**Entries taken from a collection**

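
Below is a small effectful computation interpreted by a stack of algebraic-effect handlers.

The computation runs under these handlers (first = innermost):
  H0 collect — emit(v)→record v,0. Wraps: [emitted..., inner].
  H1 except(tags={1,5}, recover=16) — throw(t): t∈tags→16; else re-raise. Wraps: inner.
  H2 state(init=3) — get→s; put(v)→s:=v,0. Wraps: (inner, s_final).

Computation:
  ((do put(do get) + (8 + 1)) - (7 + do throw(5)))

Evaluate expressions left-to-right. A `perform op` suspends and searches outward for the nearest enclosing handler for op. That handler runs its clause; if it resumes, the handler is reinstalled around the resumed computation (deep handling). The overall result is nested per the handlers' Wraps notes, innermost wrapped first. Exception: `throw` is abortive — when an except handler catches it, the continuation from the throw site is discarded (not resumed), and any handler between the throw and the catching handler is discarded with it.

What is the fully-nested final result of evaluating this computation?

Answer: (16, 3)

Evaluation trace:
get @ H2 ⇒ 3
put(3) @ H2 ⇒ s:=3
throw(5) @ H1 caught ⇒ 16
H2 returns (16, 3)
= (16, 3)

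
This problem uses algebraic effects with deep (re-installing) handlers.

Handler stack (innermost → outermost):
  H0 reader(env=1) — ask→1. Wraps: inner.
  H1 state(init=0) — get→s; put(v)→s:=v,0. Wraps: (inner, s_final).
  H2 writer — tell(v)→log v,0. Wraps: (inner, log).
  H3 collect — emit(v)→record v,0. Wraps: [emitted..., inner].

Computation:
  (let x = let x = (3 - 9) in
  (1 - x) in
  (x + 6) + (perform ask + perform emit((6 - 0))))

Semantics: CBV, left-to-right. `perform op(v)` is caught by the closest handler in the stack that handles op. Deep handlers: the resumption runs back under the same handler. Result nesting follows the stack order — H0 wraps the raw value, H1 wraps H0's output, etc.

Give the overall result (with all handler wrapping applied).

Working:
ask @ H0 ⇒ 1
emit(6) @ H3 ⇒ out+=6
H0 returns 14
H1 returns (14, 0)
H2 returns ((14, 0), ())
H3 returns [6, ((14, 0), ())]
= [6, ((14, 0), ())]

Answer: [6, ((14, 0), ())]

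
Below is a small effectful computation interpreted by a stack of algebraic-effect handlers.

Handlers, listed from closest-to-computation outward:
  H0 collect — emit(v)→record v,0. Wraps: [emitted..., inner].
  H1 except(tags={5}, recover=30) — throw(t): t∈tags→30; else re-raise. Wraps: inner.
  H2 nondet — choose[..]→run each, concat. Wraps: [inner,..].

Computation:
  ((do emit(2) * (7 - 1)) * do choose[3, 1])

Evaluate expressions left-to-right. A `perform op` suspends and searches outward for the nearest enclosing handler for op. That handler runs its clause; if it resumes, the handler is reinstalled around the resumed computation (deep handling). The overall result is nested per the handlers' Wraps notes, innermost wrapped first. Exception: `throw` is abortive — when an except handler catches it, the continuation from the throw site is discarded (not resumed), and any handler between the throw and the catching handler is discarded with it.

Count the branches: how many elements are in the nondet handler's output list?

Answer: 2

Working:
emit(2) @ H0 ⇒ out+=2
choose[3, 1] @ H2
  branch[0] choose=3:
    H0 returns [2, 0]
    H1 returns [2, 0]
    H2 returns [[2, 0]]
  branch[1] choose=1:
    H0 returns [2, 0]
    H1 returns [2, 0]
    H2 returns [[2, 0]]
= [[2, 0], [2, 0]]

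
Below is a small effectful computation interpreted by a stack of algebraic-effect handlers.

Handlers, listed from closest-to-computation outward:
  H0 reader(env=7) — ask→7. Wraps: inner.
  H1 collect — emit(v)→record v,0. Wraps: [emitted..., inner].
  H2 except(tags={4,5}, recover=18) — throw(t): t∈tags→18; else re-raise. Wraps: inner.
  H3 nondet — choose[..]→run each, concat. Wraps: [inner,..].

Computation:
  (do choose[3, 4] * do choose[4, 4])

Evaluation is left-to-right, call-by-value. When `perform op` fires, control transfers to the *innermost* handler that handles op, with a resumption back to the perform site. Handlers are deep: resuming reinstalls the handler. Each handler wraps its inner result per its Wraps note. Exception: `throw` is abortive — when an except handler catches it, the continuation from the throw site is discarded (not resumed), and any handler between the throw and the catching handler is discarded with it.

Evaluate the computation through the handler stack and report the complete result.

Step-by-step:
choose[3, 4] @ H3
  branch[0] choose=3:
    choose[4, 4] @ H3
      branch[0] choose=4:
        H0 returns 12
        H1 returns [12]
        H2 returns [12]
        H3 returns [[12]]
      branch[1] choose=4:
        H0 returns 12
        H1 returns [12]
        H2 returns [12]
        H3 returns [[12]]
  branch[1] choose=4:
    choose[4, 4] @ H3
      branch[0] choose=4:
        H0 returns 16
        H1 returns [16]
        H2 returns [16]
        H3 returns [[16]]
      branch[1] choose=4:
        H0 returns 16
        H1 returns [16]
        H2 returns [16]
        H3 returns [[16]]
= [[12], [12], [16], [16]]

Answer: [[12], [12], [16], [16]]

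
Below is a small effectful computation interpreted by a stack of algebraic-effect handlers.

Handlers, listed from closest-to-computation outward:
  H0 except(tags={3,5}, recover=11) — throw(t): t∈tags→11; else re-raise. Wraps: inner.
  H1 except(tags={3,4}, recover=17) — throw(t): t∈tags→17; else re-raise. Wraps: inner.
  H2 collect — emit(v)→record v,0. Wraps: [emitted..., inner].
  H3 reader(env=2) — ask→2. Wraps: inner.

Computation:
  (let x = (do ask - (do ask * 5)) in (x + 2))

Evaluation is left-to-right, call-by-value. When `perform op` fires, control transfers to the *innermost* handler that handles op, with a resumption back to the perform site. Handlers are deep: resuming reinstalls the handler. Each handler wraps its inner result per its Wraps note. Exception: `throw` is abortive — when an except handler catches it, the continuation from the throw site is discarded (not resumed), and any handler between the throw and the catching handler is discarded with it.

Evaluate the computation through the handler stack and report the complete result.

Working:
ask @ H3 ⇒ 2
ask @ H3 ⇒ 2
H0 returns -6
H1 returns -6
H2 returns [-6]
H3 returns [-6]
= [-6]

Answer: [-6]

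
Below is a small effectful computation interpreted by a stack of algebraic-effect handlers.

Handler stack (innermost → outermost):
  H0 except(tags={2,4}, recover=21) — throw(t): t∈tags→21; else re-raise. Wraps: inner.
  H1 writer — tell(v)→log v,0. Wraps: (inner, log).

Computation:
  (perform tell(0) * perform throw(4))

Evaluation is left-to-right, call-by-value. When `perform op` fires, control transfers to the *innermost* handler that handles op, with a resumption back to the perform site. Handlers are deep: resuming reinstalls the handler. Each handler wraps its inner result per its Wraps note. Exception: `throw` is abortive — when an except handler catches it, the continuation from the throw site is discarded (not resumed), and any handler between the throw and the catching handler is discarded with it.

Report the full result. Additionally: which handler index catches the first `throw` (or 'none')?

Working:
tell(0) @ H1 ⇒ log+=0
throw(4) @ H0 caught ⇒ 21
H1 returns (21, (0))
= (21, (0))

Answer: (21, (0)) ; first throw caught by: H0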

**Work request**
Copy down every line of the entries containing the word "under".

**Reply to the exercise**
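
The computation runs under these handlers (first = innermost):
Semantics: CBV, left-to-right. `perform op(v)` is caught by the closest handler in the stack that handles op. Deep handlers: the resumption runs back under the same handler. Result nesting follows the stack order — H0 wraps the raw value, H1 wraps H0's output, etc.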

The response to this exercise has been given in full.